─── DATA

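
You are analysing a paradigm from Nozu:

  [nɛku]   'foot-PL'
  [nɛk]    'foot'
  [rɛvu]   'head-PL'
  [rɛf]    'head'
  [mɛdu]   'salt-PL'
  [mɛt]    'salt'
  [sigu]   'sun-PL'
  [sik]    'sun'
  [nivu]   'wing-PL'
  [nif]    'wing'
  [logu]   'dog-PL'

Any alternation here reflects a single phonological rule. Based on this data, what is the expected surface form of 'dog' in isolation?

The stem for 'sun' ends in [g] in [sigu] but [k] in [sik].
Compare 'foot', with invariant [k] in [nɛku] and [nɛk]: an analysis with underlying /k/ and a rule producing [g] before the PL suffix would wrongly predict alternation here too.
Therefore /g/ is basic and [k] is derived by word-final obstruent devoicing (voiced obstruents become voiceless word-finally).
The one attested form of 'dog', [logu], shows underlying /log/. Applying the same rule word-finally gives [lok].

[lok]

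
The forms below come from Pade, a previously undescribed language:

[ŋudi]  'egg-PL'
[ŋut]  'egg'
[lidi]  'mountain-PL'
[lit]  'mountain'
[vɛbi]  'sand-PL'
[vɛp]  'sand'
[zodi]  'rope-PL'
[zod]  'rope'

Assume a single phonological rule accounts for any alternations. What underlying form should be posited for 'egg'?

The stem for 'egg' ends in [d] in [ŋudi] but [t] in [ŋut].
Compare 'rope', with invariant [d] in [zodi] and [zod]: an analysis with underlying /d/ and a rule producing [t] in isolation would wrongly predict alternation here too.
The alternation reflects intervocalic voicing: voiceless stops become voiced between vowels. /t/ is underlying.
The underlying form of 'egg' is therefore /ŋut/.

/ŋut/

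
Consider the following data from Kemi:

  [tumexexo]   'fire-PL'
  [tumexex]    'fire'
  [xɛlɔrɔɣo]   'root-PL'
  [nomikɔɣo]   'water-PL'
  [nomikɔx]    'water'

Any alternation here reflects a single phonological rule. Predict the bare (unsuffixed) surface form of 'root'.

[xɛlɔrɔx]

'water' shows [ɣ] ~ [x] at the end of the stem ([nomikɔɣo] vs [nomikɔx]).
But 'fire' keeps [x] in both environments ([tumexexo], [tumexex]), so there is no rule changing /x/ to [ɣ] before the PL suffix.
The alternation reflects word-final obstruent devoicing: voiced obstruents become voiceless word-finally. /ɣ/ is underlying.
From [xɛlɔrɔɣo] the stem 'root' is /xɛlɔrɔɣ/; word-finally this yields [xɛlɔrɔx].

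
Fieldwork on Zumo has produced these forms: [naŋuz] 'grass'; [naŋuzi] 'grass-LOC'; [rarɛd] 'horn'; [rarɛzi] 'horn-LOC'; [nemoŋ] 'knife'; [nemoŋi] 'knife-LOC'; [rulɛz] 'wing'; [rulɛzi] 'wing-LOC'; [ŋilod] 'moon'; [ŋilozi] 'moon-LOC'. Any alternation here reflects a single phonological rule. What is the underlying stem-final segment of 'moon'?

In [ŋilod] and [ŋilozi] the final segment of 'moon' alternates: [d] ~ [z].
The stem 'wing' ([rulɛz], [rulɛzi]) shows [z] unchanged in both environments, so [z] cannot be basic with [d] derived in isolation.
The alternation reflects intervocalic spirantization: voiced stops become fricatives between vowels. /d/ is underlying.

/d/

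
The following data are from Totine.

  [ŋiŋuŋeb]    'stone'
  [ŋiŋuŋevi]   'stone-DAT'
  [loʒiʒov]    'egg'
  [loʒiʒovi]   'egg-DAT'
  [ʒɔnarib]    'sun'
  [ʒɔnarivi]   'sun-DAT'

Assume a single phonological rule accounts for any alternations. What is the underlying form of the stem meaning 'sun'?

/ʒɔnarib/

'sun' shows [b] ~ [v] at the end of the stem ([ʒɔnarib] vs [ʒɔnarivi]).
Compare 'egg', with invariant [v] in [loʒiʒov] and [loʒiʒovi]: an analysis with underlying /v/ and a rule producing [b] in isolation would wrongly predict alternation here too.
The underlying segment must be /b/; voiced stops become fricatives between vowels, yielding [v] there.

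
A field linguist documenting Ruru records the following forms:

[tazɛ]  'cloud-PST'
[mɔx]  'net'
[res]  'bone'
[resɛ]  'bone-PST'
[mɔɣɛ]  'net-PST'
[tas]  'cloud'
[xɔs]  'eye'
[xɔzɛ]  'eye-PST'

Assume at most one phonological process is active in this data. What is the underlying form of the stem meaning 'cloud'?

/taz/

'cloud' shows [s] ~ [z] at the end of the stem ([tas] vs [tazɛ]).
But 'bone' keeps [s] in both environments ([res], [resɛ]), so there is no rule changing /s/ to [z] before the PST suffix.
So /z/ is underlying, and a rule of word-final obstruent devoicing — voiced obstruents become voiceless word-finally — gives [s].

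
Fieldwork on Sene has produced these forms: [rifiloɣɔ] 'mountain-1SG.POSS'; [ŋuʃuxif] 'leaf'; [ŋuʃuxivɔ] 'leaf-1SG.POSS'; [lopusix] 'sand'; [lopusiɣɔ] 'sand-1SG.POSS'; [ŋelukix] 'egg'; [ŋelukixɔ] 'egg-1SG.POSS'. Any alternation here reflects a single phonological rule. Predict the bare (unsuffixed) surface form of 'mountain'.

In [lopusix] and [lopusiɣɔ] the final segment of 'sand' alternates: [x] ~ [ɣ].
The stem 'egg' ([ŋelukix], [ŋelukixɔ]) shows [x] unchanged in both environments, so [x] cannot be basic with [ɣ] derived before the 1SG.POSS suffix.
Therefore /ɣ/ is basic and [x] is derived by word-final obstruent devoicing (voiced obstruents become voiceless word-finally).
The one attested form of 'mountain', [rifiloɣɔ], shows underlying /rifiloɣ/. Applying the same rule word-finally gives [rifilox].

[rifilox]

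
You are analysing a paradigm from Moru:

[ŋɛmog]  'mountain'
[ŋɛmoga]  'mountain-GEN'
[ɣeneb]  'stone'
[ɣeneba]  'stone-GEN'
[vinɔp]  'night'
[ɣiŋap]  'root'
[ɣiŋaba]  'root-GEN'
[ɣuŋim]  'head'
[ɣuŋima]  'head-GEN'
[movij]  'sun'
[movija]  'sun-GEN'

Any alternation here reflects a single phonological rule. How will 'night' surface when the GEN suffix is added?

[vinɔba]

The stem for 'root' ends in [p] in [ɣiŋap] but [b] in [ɣiŋaba].
Compare 'stone', with invariant [b] in [ɣeneb] and [ɣeneba]: an analysis with underlying /b/ and a rule producing [p] in isolation would wrongly predict alternation here too.
Therefore /p/ is basic and [b] is derived by intervocalic voicing (voiceless stops become voiced between vowels).
From [vinɔp] the stem 'night' is /vinɔp/; between vowels this yields [vinɔba].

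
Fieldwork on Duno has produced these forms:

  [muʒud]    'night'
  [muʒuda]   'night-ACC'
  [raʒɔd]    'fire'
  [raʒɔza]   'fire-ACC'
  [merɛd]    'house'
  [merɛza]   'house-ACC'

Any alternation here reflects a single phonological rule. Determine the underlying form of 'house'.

In [merɛd] and [merɛza] the final segment of 'house' alternates: [d] ~ [z].
Compare 'night', with invariant [d] in [muʒud] and [muʒuda]: an analysis with underlying /d/ and a rule producing [z] before the ACC suffix would wrongly predict alternation here too.
The alternation reflects word-final hardening: voiced fricatives become stops word-finally. /z/ is underlying.
Hence 'house' is /merɛz/ underlyingly.

/merɛz/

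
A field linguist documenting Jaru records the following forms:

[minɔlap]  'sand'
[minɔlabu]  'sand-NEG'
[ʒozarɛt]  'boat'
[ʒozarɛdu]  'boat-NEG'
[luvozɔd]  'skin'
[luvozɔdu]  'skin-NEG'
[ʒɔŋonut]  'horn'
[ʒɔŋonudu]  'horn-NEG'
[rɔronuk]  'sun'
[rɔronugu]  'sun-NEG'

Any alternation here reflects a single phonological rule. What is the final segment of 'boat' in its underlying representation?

/t/

The root 'boat' surfaces as [ʒozarɛt] and [ʒozarɛdu], with a stem-final [t] ~ [d] alternation.
Compare 'skin', with invariant [d] in [luvozɔd] and [luvozɔdu]: an analysis with underlying /d/ and a rule producing [t] in isolation would wrongly predict alternation here too.
So /t/ is underlying, and a rule of intervocalic voicing — voiceless stops become voiced between vowels — gives [d].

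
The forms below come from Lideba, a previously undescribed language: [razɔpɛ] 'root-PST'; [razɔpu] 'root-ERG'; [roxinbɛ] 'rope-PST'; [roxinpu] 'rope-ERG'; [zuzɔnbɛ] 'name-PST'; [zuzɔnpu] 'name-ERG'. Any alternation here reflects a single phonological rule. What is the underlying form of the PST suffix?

The PST suffix surfaces as [-bɛ] and [-pɛ], depending on the final segment of the stem.
By contrast the ERG suffix keeps its initial [p] throughout — that segment must be underlying.
The PST suffix is therefore /-bɛ/ underlyingly, with post-vocalic devoicing: voiced stops become voiceless after a vowel.

/-bɛ/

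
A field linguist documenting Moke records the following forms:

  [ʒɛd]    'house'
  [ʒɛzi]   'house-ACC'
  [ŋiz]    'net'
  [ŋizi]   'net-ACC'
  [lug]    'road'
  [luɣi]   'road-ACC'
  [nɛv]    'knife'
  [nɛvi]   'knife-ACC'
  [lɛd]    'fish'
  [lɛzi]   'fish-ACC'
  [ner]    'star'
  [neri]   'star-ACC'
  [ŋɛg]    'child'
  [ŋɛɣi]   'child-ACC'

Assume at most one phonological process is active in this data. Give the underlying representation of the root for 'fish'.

In [lɛd] and [lɛzi] the final segment of 'fish' alternates: [d] ~ [z].
If /z/ were underlying and a rule turned it into [d] in isolation, 'net' would also alternate; but it has [z] in both [ŋiz] and [ŋizi].
The underlying segment must be /d/; voiced stops become fricatives between vowels, yielding [z] there.
Hence 'fish' is /lɛd/ underlyingly.

/lɛd/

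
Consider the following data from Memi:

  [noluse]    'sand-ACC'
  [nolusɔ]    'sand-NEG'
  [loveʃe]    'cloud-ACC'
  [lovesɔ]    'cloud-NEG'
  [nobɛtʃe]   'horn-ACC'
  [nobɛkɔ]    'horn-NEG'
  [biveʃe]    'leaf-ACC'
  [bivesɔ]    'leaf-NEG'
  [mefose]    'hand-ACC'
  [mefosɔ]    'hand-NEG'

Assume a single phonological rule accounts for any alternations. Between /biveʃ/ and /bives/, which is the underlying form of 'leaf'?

The root 'leaf' surfaces as [biveʃe] and [bivesɔ], with a stem-final [ʃ] ~ [s] alternation.
But 'sand' keeps [s] in both environments ([noluse], [nolusɔ]), so there is no rule changing /s/ to [ʃ] before the ACC suffix.
The underlying segment must be /ʃ/; palato-alveolar /tʃ/ and /ʃ/ become [k] and [s] when no front vowel follows, yielding [s] there.

/biveʃ/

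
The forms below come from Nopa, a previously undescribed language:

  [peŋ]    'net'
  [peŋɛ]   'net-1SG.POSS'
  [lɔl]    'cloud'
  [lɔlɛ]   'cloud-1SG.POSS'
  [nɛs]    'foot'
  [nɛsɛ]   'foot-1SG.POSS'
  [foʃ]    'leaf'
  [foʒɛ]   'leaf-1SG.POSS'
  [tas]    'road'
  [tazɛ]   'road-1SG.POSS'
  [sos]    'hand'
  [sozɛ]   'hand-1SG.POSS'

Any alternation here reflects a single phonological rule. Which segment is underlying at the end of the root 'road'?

In [tas] and [tazɛ] the final segment of 'road' alternates: [s] ~ [z].
But 'foot' keeps [s] in both environments ([nɛs], [nɛsɛ]), so there is no rule changing /s/ to [z] before the 1SG.POSS suffix.
The underlying segment must be /z/; voiced obstruents become voiceless word-finally, yielding [s] there.

/z/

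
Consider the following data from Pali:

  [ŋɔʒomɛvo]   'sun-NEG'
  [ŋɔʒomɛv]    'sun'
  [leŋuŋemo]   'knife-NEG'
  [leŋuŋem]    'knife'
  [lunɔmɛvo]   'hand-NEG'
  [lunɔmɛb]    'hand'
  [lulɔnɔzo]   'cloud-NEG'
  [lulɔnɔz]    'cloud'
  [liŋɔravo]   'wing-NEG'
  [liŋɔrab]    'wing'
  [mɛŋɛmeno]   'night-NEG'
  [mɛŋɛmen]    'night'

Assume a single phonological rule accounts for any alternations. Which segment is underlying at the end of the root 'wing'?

/b/

'wing' shows [v] ~ [b] at the end of the stem ([liŋɔravo] vs [liŋɔrab]).
But 'sun' keeps [v] in both environments ([ŋɔʒomɛvo], [ŋɔʒomɛv]), so there is no rule changing /v/ to [b] in isolation.
The alternation reflects intervocalic spirantization: voiced stops become fricatives between vowels. /b/ is underlying.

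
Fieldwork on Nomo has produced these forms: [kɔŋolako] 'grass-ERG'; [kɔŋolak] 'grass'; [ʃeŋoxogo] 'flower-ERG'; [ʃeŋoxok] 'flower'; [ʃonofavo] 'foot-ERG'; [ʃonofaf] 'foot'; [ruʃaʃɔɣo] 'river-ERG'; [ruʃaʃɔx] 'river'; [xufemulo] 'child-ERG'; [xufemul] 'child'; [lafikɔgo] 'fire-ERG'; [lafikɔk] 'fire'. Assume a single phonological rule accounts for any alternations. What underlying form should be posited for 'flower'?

/ʃeŋoxog/

In [ʃeŋoxogo] and [ʃeŋoxok] the final segment of 'flower' alternates: [g] ~ [k].
But 'grass' keeps [k] in both environments ([kɔŋolako], [kɔŋolak]), so there is no rule changing /k/ to [g] before the ERG suffix.
Therefore /g/ is basic and [k] is derived by word-final obstruent devoicing (voiced obstruents become voiceless word-finally).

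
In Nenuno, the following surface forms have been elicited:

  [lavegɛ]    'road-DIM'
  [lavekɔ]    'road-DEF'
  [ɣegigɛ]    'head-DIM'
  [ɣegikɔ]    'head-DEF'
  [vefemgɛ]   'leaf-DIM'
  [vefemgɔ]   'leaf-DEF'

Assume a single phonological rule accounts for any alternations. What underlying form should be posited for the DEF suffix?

/-kɔ/

The DEF suffix surfaces as [-gɔ] and [-kɔ], depending on the final segment of the stem.
By contrast the DIM suffix keeps its initial [g] throughout — that segment must be underlying.
The DEF suffix is therefore /-kɔ/ underlyingly, with post-nasal voicing: voiceless stops become voiced after a nasal.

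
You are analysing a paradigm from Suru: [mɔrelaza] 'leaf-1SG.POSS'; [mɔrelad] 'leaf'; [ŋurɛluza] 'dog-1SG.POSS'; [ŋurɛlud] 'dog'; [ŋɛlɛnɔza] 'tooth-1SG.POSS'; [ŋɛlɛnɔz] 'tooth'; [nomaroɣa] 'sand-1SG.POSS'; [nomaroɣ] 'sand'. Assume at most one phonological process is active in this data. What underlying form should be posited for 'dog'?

'dog' shows [z] ~ [d] at the end of the stem ([ŋurɛluza] vs [ŋurɛlud]).
But 'tooth' keeps [z] in both environments ([ŋɛlɛnɔza], [ŋɛlɛnɔz]), so there is no rule changing /z/ to [d] in isolation.
The alternation reflects intervocalic spirantization: voiced stops become fricatives between vowels. /d/ is underlying.

/ŋurɛlud/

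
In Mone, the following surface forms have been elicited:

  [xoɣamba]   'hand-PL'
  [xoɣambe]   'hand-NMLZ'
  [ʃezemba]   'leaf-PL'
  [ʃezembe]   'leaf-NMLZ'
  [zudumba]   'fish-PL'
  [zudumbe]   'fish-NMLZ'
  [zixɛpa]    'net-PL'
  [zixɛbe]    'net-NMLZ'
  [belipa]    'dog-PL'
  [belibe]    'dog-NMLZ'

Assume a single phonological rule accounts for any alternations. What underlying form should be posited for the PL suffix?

The PL suffix surfaces as [-ba] and [-pa], depending on the final segment of the stem.
By contrast the NMLZ suffix keeps its initial [b] throughout — that segment must be underlying.
The PL suffix is therefore /-pa/ underlyingly, with post-nasal voicing: voiceless stops become voiced after a nasal.

/-pa/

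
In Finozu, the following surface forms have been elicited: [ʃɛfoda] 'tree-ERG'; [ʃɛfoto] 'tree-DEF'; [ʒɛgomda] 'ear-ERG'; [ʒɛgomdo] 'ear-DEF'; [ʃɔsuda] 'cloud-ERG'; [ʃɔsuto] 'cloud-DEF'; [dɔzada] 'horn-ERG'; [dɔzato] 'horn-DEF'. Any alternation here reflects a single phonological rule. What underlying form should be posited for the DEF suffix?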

──────

How many lines in the entries contain the string "hand"? Answer with the number only.

8